Stored items from a collection:
▬▬▬▬▬▬▬▬▬▬
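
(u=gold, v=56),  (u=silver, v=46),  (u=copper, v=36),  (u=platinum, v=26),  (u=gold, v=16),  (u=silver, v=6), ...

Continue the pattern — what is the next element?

(u=copper, v=-4)

U goes gold, silver, copper, platinum, gold, silver → copper (repeats gold → silver → copper → platinum).
V goes 56, 46, 36, 26, 16, 6 → -4 (−10 each step).
Combining the parts gives (u=copper, v=-4).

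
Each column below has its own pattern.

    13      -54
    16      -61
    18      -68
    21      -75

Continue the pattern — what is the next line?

23  -82

First component: alternating steps +3, +2, +3, +2, …, so 13, 16, 18, 21 → 23.
Second component: −7 each step, so -54, -61, -68, -75 → -82.
Combining the parts gives 23  -82.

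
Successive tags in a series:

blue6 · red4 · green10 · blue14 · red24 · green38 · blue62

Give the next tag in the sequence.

Colour goes blue, red, green, blue, red, green, blue → red (repeats blue → red → green).
Second component goes 6, 4, 10, 14, 24, 38, 62 → 100 (each term is the sum of the two before it).
So the next tag is red100.

red100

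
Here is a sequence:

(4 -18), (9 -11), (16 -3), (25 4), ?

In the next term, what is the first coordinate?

36

First coordinate: perfect squares: 2², 3², 4², …; 4, 9, 16, 25 → 36.
Second coordinate — alternating steps +7, +8, +7, +8, …: -18, -11, -3, 4 → 12.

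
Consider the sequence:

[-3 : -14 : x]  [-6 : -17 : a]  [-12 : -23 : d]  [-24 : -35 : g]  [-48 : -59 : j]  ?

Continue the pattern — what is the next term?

[-96 : -107 : m]

First coordinate: -3, -6, -12, -24, -48 → -96 (×2 each step).
Second coordinate goes -14, -17, -23, -35, -59 → -107 (always 11 less than the first coordinate).
Letter goes x, a, d, g, j → m (letters move forward 3 places in the alphabet, wrapping Z→A).
Putting it together: [-96 : -107 : m].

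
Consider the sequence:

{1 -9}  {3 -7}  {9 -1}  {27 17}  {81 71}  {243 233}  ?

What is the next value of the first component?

For the first component, ×3 each step: 1, 3, 9, 27, 81, 243 → 729.

729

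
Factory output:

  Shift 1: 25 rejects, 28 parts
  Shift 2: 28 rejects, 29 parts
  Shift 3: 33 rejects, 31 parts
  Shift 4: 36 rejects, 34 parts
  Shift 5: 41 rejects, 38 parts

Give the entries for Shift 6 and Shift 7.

44 rejects, 43 parts; 49 rejects, 49 parts

Rejects: alternating steps +3, +5, +3, +5, …, so 25, 28, 33, 36, 41 → 44 → 49.
Parts: 28, 29, 31, 34, 38 → 43 → 49 (differences are 1, 2, 3, … (increasing by 1 each time)).
So the next two lines are 44 rejects, 43 parts and 49 rejects, 49 parts.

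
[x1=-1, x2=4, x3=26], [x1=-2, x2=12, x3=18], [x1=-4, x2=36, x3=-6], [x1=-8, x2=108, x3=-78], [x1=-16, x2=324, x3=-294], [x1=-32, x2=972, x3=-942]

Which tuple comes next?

[x1=-64, x2=2916, x3=-2886]

For the x1, ×2 each step: -1, -2, -4, -8, -16, -32 → -64.
For the x2, ×3 each step: 4, 12, 36, 108, 324, 972 → 2916.
X3 — together with the x2 always sums to 30: 26, 18, -6, -78, -294, -942 → -2886.
Combining the parts gives [x1=-64, x2=2916, x3=-2886].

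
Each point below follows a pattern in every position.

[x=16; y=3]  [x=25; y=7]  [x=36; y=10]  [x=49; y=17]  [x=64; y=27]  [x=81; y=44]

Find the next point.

[x=100; y=71]

X: 16, 25, 36, 49, 64, 81 → 100 (perfect squares: 4², 5², 6², …).
Y: each term is the sum of the two before it, so 3, 7, 10, 17, 27, 44 → 71.
So the next point is [x=100; y=71].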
▬▬▬▬▬▬▬▬▬▬
Repeat all of the entries exactly.

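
(u=gold, v=56),  (u=silver, v=46),  (u=copper, v=36),  (u=platinum, v=26),  (u=gold, v=16),  (u=silver, v=6), ...

Continue the pattern — what is the next element?

(u=copper, v=-4)

U goes gold, silver, copper, platinum, gold, silver → copper (repeats gold → silver → copper → platinum).
V goes 56, 46, 36, 26, 16, 6 → -4 (−10 each step).
Combining the parts gives (u=copper, v=-4).

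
Each column below has its own pattern.

    13      -54
    16      -61
    18      -68
    21      -75

Continue the pattern — what is the next line?

23  -82

First component: alternating steps +3, +2, +3, +2, …, so 13, 16, 18, 21 → 23.
Second component: −7 each step, so -54, -61, -68, -75 → -82.
Combining the parts gives 23  -82.

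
Successive tags in a series:

blue6 · red4 · green10 · blue14 · red24 · green38 · blue62

Give the next tag in the sequence.

Colour goes blue, red, green, blue, red, green, blue → red (repeats blue → red → green).
Second component goes 6, 4, 10, 14, 24, 38, 62 → 100 (each term is the sum of the two before it).
So the next tag is red100.

red100

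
Here is a sequence:

(4 -18), (9 -11), (16 -3), (25 4), ?

In the next term, what is the first coordinate?

36

First coordinate: perfect squares: 2², 3², 4², …; 4, 9, 16, 25 → 36.
Second coordinate — alternating steps +7, +8, +7, +8, …: -18, -11, -3, 4 → 12.

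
Consider the sequence:

[-3 : -14 : x]  [-6 : -17 : a]  [-12 : -23 : d]  [-24 : -35 : g]  [-48 : -59 : j]  ?

Continue the pattern — what is the next term?

[-96 : -107 : m]

First coordinate: -3, -6, -12, -24, -48 → -96 (×2 each step).
Second coordinate goes -14, -17, -23, -35, -59 → -107 (always 11 less than the first coordinate).
Letter goes x, a, d, g, j → m (letters move forward 3 places in the alphabet, wrapping Z→A).
Putting it together: [-96 : -107 : m].

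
Consider the sequence:

{1 -9}  {3 -7}  {9 -1}  {27 17}  {81 71}  {243 233}  ?

What is the next value of the first component?

For the first component, ×3 each step: 1, 3, 9, 27, 81, 243 → 729.

729

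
Factory output:

  Shift 1: 25 rejects, 28 parts
  Shift 2: 28 rejects, 29 parts
  Shift 3: 33 rejects, 31 parts
  Shift 4: 36 rejects, 34 parts
  Shift 5: 41 rejects, 38 parts

Give the entries for Shift 6 and Shift 7.

44 rejects, 43 parts; 49 rejects, 49 parts

Rejects: alternating steps +3, +5, +3, +5, …, so 25, 28, 33, 36, 41 → 44 → 49.
Parts: 28, 29, 31, 34, 38 → 43 → 49 (differences are 1, 2, 3, … (increasing by 1 each time)).
So the next two lines are 44 rejects, 43 parts and 49 rejects, 49 parts.

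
[x1=-1, x2=4, x3=26], [x1=-2, x2=12, x3=18], [x1=-4, x2=36, x3=-6], [x1=-8, x2=108, x3=-78], [x1=-16, x2=324, x3=-294], [x1=-32, x2=972, x3=-942]

Which tuple comes next?

[x1=-64, x2=2916, x3=-2886]

For the x1, ×2 each step: -1, -2, -4, -8, -16, -32 → -64.
For the x2, ×3 each step: 4, 12, 36, 108, 324, 972 → 2916.
X3 — together with the x2 always sums to 30: 26, 18, -6, -78, -294, -942 → -2886.
Combining the parts gives [x1=-64, x2=2916, x3=-2886].

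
Each point below follows a pattern in every position.

[x=16; y=3]  [x=25; y=7]  [x=36; y=10]  [x=49; y=17]  [x=64; y=27]  [x=81; y=44]

Find the next point.

[x=100; y=71]

X: 16, 25, 36, 49, 64, 81 → 100 (perfect squares: 4², 5², 6², …).
Y: each term is the sum of the two before it, so 3, 7, 10, 17, 27, 44 → 71.
So the next point is [x=100; y=71].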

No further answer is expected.